*** Opening of Material provided ***

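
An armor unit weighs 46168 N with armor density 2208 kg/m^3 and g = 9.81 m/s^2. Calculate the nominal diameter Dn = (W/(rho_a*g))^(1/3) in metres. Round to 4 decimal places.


V = W / (rho_a * g)
V = 46168 / (2208 * 9.81)
V = 46168 / 21660.48
V = 2.131439 m^3
Dn = V^(1/3) = 2.131439^(1/3)
Dn = 1.2869 m

1.2869


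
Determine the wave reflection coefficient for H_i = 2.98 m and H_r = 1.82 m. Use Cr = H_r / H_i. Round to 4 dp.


Cr = H_r / H_i
Cr = 1.82 / 2.98
Cr = 0.6107

0.6107


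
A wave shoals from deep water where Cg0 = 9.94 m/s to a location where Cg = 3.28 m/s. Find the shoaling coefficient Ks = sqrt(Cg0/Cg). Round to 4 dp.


Ks = sqrt(Cg0 / Cg)
Ks = sqrt(9.94 / 3.28)
Ks = sqrt(3.0305)
Ks = 1.7408

1.7408


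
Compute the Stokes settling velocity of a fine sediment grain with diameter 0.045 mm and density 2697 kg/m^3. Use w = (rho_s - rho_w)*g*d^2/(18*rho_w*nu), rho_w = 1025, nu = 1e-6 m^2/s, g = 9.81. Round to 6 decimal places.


w = (rho_s - rho_w) * g * d^2 / (18 * rho_w * nu)
d = 0.045 mm = 0.000045 m
rho_s - rho_w = 2697 - 1025 = 1672
Numerator = 1672 * 9.81 * (0.000045)^2 = 0.000033214698
Denominator = 18 * 1025 * 1e-6 = 0.018450
w = 0.001800 m/s

0.001800


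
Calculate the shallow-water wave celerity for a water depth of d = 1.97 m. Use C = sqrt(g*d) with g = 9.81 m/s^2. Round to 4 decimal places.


Using the shallow-water approximation:
C = sqrt(g * d) = sqrt(9.81 * 1.97)
C = sqrt(19.3257)
C = 4.3961 m/s

4.3961


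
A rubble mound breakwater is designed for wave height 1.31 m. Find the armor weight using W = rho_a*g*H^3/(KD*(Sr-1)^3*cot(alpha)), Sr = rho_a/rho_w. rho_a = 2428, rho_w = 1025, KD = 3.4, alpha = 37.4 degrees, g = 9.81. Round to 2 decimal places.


Sr = rho_a / rho_w = 2428 / 1025 = 2.368780
(Sr - 1) = 1.368780
(Sr - 1)^3 = 2.564492
cot(37.4) = 1 / tan(37.4) = 1 / 0.764558 = 1.307946
Numerator = 2428 * 9.81 * 1.31^3 = 53546.5601
Denominator = 3.4 * 2.564492 * 1.307946 = 11.404337
W = 53546.5601 / 11.404337
W = 4695.28 N

4695.28


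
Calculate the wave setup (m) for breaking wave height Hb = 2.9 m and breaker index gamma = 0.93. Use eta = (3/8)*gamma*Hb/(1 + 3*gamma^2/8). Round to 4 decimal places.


eta = (3/8) * gamma * Hb / (1 + 3*gamma^2/8)
Numerator = (3/8) * 0.93 * 2.9 = 1.011375
Denominator = 1 + 3*0.93^2/8 = 1 + 0.324338 = 1.324338
eta = 1.011375 / 1.324338
eta = 0.7637 m

0.7637


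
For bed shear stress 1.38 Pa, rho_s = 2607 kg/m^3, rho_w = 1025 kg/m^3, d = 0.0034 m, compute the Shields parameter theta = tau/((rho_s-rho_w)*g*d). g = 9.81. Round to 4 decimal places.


theta = tau / ((rho_s - rho_w) * g * d)
rho_s - rho_w = 2607 - 1025 = 1582
Denominator = 1582 * 9.81 * 0.0034 = 52.766028
theta = 1.38 / 52.766028
theta = 0.0262

0.0262


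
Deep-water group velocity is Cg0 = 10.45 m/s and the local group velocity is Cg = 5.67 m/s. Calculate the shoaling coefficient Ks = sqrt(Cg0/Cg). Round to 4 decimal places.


Ks = sqrt(Cg0 / Cg)
Ks = sqrt(10.45 / 5.67)
Ks = sqrt(1.8430)
Ks = 1.3576

1.3576


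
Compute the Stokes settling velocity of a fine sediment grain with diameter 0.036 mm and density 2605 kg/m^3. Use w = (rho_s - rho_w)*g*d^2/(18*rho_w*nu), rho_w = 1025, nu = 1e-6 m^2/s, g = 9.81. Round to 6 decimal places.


w = (rho_s - rho_w) * g * d^2 / (18 * rho_w * nu)
d = 0.036 mm = 0.000036 m
rho_s - rho_w = 2605 - 1025 = 1580
Numerator = 1580 * 9.81 * (0.000036)^2 = 0.000020087741
Denominator = 18 * 1025 * 1e-6 = 0.018450
w = 0.001089 m/s

0.001089


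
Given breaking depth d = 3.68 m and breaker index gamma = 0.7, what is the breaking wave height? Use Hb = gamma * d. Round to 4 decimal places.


Hb = gamma * d
Hb = 0.7 * 3.68
Hb = 2.5760 m

2.5760


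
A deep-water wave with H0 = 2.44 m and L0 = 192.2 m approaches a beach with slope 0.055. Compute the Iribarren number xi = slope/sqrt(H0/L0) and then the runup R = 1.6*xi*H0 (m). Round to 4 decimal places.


xi = slope / sqrt(H0/L0)
H0/L0 = 2.44/192.2 = 0.012695
sqrt(0.012695) = 0.112673
xi = 0.055 / 0.112673 = 0.488140
R = 1.6 * xi * H0 = 1.6 * 0.488140 * 2.44
R = 1.9057 m

1.9057


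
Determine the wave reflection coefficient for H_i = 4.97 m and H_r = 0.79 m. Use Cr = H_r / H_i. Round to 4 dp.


Cr = H_r / H_i
Cr = 0.79 / 4.97
Cr = 0.1590

0.1590


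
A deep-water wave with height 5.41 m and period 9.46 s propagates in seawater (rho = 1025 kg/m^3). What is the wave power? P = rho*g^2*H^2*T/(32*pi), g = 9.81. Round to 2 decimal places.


P = rho * g^2 * H^2 * T / (32 * pi)
P = 1025 * 9.81^2 * 5.41^2 * 9.46 / (32 * pi)
P = 1025 * 96.2361 * 29.2681 * 9.46 / 100.53096
P = 271673.76 W/m

271673.76


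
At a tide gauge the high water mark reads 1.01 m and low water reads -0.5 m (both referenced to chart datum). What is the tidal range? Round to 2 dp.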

*** Close of Material provided ***

> _Directions_: Output all of the records exactly, with nothing omitted.

> _Answer box_:
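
An armor unit weighs 46168 N with armor density 2208 kg/m^3 and g = 9.81 m/s^2. Calculate the nominal diameter Dn = (W/(rho_a*g))^(1/3) in metres. Round to 4 decimal places.


V = W / (rho_a * g)
V = 46168 / (2208 * 9.81)
V = 46168 / 21660.48
V = 2.131439 m^3
Dn = V^(1/3) = 2.131439^(1/3)
Dn = 1.2869 m

1.2869


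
Determine the wave reflection coefficient for H_i = 2.98 m and H_r = 1.82 m. Use Cr = H_r / H_i. Round to 4 dp.


Cr = H_r / H_i
Cr = 1.82 / 2.98
Cr = 0.6107

0.6107


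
A wave shoals from deep water where Cg0 = 9.94 m/s to a location where Cg = 3.28 m/s. Find the shoaling coefficient Ks = sqrt(Cg0/Cg). Round to 4 dp.


Ks = sqrt(Cg0 / Cg)
Ks = sqrt(9.94 / 3.28)
Ks = sqrt(3.0305)
Ks = 1.7408

1.7408


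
Compute the Stokes settling velocity of a fine sediment grain with diameter 0.045 mm and density 2697 kg/m^3. Use w = (rho_s - rho_w)*g*d^2/(18*rho_w*nu), rho_w = 1025, nu = 1e-6 m^2/s, g = 9.81. Round to 6 decimal places.


w = (rho_s - rho_w) * g * d^2 / (18 * rho_w * nu)
d = 0.045 mm = 0.000045 m
rho_s - rho_w = 2697 - 1025 = 1672
Numerator = 1672 * 9.81 * (0.000045)^2 = 0.000033214698
Denominator = 18 * 1025 * 1e-6 = 0.018450
w = 0.001800 m/s

0.001800


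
Calculate the shallow-water wave celerity for a water depth of d = 1.97 m. Use C = sqrt(g*d) with g = 9.81 m/s^2. Round to 4 decimal places.


Using the shallow-water approximation:
C = sqrt(g * d) = sqrt(9.81 * 1.97)
C = sqrt(19.3257)
C = 4.3961 m/s

4.3961


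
A rubble mound breakwater is designed for wave height 1.31 m. Find the armor weight using W = rho_a*g*H^3/(KD*(Sr-1)^3*cot(alpha)), Sr = rho_a/rho_w. rho_a = 2428, rho_w = 1025, KD = 3.4, alpha = 37.4 degrees, g = 9.81. Round to 2 decimal places.


Sr = rho_a / rho_w = 2428 / 1025 = 2.368780
(Sr - 1) = 1.368780
(Sr - 1)^3 = 2.564492
cot(37.4) = 1 / tan(37.4) = 1 / 0.764558 = 1.307946
Numerator = 2428 * 9.81 * 1.31^3 = 53546.5601
Denominator = 3.4 * 2.564492 * 1.307946 = 11.404337
W = 53546.5601 / 11.404337
W = 4695.28 N

4695.28


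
Calculate the wave setup (m) for breaking wave height Hb = 2.9 m and breaker index gamma = 0.93. Use eta = (3/8)*gamma*Hb/(1 + 3*gamma^2/8). Round to 4 decimal places.


eta = (3/8) * gamma * Hb / (1 + 3*gamma^2/8)
Numerator = (3/8) * 0.93 * 2.9 = 1.011375
Denominator = 1 + 3*0.93^2/8 = 1 + 0.324338 = 1.324338
eta = 1.011375 / 1.324338
eta = 0.7637 m

0.7637


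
For bed shear stress 1.38 Pa, rho_s = 2607 kg/m^3, rho_w = 1025 kg/m^3, d = 0.0034 m, compute the Shields parameter theta = tau/((rho_s-rho_w)*g*d). g = 9.81. Round to 4 decimal places.


theta = tau / ((rho_s - rho_w) * g * d)
rho_s - rho_w = 2607 - 1025 = 1582
Denominator = 1582 * 9.81 * 0.0034 = 52.766028
theta = 1.38 / 52.766028
theta = 0.0262

0.0262


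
Deep-water group velocity is Cg0 = 10.45 m/s and the local group velocity is Cg = 5.67 m/s. Calculate the shoaling coefficient Ks = sqrt(Cg0/Cg). Round to 4 decimal places.


Ks = sqrt(Cg0 / Cg)
Ks = sqrt(10.45 / 5.67)
Ks = sqrt(1.8430)
Ks = 1.3576

1.3576


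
Compute the Stokes settling velocity of a fine sediment grain with diameter 0.036 mm and density 2605 kg/m^3. Use w = (rho_s - rho_w)*g*d^2/(18*rho_w*nu), rho_w = 1025, nu = 1e-6 m^2/s, g = 9.81. Round to 6 decimal places.


w = (rho_s - rho_w) * g * d^2 / (18 * rho_w * nu)
d = 0.036 mm = 0.000036 m
rho_s - rho_w = 2605 - 1025 = 1580
Numerator = 1580 * 9.81 * (0.000036)^2 = 0.000020087741
Denominator = 18 * 1025 * 1e-6 = 0.018450
w = 0.001089 m/s

0.001089


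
Given breaking depth d = 3.68 m and breaker index gamma = 0.7, what is the breaking wave height? Use Hb = gamma * d. Round to 4 decimal places.


Hb = gamma * d
Hb = 0.7 * 3.68
Hb = 2.5760 m

2.5760


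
A deep-water wave with H0 = 2.44 m and L0 = 192.2 m approaches a beach with slope 0.055. Compute the Iribarren number xi = slope/sqrt(H0/L0) and then the runup R = 1.6*xi*H0 (m). Round to 4 decimal places.


xi = slope / sqrt(H0/L0)
H0/L0 = 2.44/192.2 = 0.012695
sqrt(0.012695) = 0.112673
xi = 0.055 / 0.112673 = 0.488140
R = 1.6 * xi * H0 = 1.6 * 0.488140 * 2.44
R = 1.9057 m

1.9057


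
Determine the wave reflection coefficient for H_i = 4.97 m and H_r = 0.79 m. Use Cr = H_r / H_i. Round to 4 dp.


Cr = H_r / H_i
Cr = 0.79 / 4.97
Cr = 0.1590

0.1590


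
A deep-water wave with height 5.41 m and period 9.46 s propagates in seawater (rho = 1025 kg/m^3). What is the wave power? P = rho*g^2*H^2*T/(32*pi), g = 9.81. Round to 2 decimal places.


P = rho * g^2 * H^2 * T / (32 * pi)
P = 1025 * 9.81^2 * 5.41^2 * 9.46 / (32 * pi)
P = 1025 * 96.2361 * 29.2681 * 9.46 / 100.53096
P = 271673.76 W/m

271673.76


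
At a tide gauge the high water mark reads 1.01 m and low water reads -0.5 m (both referenced to chart datum). What is the tidal range? Round to 2 dp.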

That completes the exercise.